↓↓↓

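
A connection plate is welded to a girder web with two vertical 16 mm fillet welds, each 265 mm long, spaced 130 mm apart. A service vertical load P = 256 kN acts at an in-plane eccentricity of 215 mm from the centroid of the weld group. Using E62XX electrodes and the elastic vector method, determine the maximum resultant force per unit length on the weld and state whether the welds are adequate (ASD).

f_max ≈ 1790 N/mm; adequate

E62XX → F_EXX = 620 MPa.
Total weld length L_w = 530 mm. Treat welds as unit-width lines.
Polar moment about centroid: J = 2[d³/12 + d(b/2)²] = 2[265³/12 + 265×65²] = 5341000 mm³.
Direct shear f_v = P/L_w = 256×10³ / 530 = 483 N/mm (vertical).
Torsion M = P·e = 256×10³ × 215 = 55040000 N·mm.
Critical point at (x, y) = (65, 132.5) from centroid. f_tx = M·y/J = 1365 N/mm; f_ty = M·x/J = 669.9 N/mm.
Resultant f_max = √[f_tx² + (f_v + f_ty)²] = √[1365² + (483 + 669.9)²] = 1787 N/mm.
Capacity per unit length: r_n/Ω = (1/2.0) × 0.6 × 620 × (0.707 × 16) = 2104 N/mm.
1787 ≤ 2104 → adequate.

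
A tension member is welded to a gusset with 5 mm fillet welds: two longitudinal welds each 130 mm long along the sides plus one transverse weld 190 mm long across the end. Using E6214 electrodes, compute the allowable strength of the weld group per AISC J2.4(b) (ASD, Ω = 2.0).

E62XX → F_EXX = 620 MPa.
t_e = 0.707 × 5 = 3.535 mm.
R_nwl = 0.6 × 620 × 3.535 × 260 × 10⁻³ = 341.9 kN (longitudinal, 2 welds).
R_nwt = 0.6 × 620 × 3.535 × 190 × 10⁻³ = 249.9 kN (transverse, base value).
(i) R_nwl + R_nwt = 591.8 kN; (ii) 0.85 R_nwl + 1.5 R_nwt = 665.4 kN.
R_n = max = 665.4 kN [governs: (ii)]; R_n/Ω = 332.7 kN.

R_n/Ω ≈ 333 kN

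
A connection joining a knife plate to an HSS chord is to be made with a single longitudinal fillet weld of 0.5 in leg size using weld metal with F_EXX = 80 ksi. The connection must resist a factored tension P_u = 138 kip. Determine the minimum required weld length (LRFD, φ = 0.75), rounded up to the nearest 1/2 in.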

↑↑↑

- **Work order**: Could you output every record above exactly as written?

- **Expected answer**:
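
A connection plate is welded to a girder web with two vertical 16 mm fillet welds, each 265 mm long, spaced 130 mm apart. A service vertical load P = 256 kN acts at an in-plane eccentricity of 215 mm from the centroid of the weld group. Using E62XX electrodes and the elastic vector method, determine the maximum resultant force per unit length on the weld and state whether the welds are adequate (ASD).

f_max ≈ 1790 N/mm; adequate

E62XX → F_EXX = 620 MPa.
Total weld length L_w = 530 mm. Treat welds as unit-width lines.
Polar moment about centroid: J = 2[d³/12 + d(b/2)²] = 2[265³/12 + 265×65²] = 5341000 mm³.
Direct shear f_v = P/L_w = 256×10³ / 530 = 483 N/mm (vertical).
Torsion M = P·e = 256×10³ × 215 = 55040000 N·mm.
Critical point at (x, y) = (65, 132.5) from centroid. f_tx = M·y/J = 1365 N/mm; f_ty = M·x/J = 669.9 N/mm.
Resultant f_max = √[f_tx² + (f_v + f_ty)²] = √[1365² + (483 + 669.9)²] = 1787 N/mm.
Capacity per unit length: r_n/Ω = (1/2.0) × 0.6 × 620 × (0.707 × 16) = 2104 N/mm.
1787 ≤ 2104 → adequate.

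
A tension member is welded to a gusset with 5 mm fillet welds: two longitudinal welds each 130 mm long along the sides plus one transverse weld 190 mm long across the end. Using E6214 electrodes, compute the allowable strength of the weld group per AISC J2.4(b) (ASD, Ω = 2.0).

E62XX → F_EXX = 620 MPa.
t_e = 0.707 × 5 = 3.535 mm.
R_nwl = 0.6 × 620 × 3.535 × 260 × 10⁻³ = 341.9 kN (longitudinal, 2 welds).
R_nwt = 0.6 × 620 × 3.535 × 190 × 10⁻³ = 249.9 kN (transverse, base value).
(i) R_nwl + R_nwt = 591.8 kN; (ii) 0.85 R_nwl + 1.5 R_nwt = 665.4 kN.
R_n = max = 665.4 kN [governs: (ii)]; R_n/Ω = 332.7 kN.

R_n/Ω ≈ 333 kN

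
A connection joining a knife plate to an HSS chord is to be made with a single longitudinal fillet weld of 0.5 in leg size using weld metal with F_EXX = 80 ksi. The connection must resist a factored tension P_u = 138 kip. Determine the minimum required weld length (LRFD, φ = 0.75), rounded up to the nearest 1/2 in.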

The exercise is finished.